--- Exercise inputs ---

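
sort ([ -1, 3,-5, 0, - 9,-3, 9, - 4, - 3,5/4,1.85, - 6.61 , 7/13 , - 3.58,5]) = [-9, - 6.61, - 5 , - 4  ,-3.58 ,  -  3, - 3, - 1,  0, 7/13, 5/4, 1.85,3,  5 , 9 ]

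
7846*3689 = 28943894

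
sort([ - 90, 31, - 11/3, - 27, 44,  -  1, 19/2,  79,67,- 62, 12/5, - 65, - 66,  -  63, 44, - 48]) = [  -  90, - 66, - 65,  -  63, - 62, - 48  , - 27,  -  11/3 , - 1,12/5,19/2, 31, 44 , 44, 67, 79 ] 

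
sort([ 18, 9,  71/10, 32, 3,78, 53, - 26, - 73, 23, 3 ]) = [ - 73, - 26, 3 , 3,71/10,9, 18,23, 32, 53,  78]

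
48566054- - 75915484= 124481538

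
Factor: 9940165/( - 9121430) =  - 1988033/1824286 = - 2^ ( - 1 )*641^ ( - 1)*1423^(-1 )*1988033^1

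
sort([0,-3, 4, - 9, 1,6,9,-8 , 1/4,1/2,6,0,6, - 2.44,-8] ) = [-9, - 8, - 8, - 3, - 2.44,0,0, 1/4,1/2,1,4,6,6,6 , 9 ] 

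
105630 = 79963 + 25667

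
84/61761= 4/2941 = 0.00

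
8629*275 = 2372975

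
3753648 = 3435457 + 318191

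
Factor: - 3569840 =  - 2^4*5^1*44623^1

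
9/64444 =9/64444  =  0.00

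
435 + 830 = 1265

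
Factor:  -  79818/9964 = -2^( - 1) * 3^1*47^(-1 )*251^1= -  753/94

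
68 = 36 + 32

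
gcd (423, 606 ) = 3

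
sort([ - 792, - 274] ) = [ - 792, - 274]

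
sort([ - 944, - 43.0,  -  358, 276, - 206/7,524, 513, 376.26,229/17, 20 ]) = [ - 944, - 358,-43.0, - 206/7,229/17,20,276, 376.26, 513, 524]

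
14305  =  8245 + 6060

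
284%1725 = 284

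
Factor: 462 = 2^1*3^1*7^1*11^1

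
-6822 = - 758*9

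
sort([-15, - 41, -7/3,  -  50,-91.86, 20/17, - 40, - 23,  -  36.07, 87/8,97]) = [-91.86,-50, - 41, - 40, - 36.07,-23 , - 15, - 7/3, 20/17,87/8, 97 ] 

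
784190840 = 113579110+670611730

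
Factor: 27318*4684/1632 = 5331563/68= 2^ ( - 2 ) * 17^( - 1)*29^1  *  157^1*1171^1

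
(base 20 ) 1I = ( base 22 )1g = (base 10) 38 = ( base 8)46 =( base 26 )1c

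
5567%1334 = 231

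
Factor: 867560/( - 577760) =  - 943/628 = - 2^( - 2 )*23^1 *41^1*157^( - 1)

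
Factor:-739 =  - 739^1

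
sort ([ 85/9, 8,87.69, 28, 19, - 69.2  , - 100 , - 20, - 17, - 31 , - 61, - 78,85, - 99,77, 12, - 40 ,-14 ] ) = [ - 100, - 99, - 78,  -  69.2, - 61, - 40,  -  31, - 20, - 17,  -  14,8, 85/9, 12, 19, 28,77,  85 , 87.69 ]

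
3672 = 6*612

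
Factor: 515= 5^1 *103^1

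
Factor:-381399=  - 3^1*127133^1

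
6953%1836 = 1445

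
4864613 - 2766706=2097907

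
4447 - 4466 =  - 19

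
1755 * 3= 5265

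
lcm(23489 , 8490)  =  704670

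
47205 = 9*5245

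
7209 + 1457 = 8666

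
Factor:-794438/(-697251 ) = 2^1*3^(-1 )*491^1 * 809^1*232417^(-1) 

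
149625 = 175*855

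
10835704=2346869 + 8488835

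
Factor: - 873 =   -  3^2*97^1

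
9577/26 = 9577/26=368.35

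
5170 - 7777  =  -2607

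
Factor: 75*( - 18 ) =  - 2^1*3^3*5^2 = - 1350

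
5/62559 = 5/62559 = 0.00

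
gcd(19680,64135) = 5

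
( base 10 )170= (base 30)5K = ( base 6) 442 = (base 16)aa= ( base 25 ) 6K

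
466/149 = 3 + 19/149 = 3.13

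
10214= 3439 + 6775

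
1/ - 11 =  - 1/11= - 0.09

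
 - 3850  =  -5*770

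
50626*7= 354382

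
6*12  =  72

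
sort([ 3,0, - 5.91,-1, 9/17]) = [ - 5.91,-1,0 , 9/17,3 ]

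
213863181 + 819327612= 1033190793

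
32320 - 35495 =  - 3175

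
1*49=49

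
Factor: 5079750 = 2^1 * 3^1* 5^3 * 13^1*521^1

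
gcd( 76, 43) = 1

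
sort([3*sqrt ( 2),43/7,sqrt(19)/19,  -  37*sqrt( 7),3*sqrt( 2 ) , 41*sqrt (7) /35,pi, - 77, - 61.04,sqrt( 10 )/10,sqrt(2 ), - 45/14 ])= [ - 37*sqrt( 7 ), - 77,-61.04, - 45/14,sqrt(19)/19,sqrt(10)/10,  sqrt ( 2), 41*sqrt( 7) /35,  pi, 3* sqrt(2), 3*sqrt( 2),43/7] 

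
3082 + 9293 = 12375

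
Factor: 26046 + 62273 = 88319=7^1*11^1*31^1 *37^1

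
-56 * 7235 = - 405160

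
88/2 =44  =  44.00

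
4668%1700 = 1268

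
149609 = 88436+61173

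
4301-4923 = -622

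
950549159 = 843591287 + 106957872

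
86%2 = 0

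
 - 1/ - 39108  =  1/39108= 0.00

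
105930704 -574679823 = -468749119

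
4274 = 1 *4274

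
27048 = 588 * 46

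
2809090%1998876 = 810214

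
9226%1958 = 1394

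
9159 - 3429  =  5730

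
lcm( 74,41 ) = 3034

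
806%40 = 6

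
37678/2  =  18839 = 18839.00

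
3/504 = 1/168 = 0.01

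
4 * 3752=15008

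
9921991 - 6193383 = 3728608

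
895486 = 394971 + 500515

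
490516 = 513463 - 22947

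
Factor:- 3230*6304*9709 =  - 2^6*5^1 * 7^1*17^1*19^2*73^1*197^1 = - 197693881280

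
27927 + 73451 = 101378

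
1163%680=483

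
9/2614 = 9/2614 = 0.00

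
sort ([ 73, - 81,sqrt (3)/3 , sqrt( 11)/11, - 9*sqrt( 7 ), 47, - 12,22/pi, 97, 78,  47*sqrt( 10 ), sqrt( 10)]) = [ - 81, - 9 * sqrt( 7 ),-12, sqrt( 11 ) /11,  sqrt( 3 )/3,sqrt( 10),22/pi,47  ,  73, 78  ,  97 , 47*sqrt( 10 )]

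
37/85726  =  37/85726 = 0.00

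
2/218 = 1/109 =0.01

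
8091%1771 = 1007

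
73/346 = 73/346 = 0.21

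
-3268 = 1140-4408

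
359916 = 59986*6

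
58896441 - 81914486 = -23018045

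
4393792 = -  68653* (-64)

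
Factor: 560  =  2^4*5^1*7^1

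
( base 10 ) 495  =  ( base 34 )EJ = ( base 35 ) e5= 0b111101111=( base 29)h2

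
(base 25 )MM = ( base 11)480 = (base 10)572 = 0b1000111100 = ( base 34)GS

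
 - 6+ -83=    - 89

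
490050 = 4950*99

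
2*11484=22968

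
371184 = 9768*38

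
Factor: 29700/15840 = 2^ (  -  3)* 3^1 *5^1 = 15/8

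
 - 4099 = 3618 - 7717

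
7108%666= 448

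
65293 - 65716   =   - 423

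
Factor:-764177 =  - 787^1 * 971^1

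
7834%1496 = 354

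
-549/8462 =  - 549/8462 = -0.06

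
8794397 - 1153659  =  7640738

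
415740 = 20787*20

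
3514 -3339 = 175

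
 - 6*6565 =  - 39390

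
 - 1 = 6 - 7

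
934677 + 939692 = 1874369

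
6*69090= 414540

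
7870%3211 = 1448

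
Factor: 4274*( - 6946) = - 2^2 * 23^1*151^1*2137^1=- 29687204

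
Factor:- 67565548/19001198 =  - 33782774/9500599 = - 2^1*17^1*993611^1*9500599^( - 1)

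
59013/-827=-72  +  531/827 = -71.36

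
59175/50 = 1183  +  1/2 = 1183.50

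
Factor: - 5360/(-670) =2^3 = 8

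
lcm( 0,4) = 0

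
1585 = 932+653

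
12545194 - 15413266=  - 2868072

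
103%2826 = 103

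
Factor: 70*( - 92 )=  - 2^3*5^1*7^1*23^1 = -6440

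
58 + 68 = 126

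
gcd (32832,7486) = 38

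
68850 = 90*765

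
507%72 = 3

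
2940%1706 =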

---

Task instructions:
Across the entries above, how many lines include the word "sqrt"? Give only the number.

Result for this exercise:
2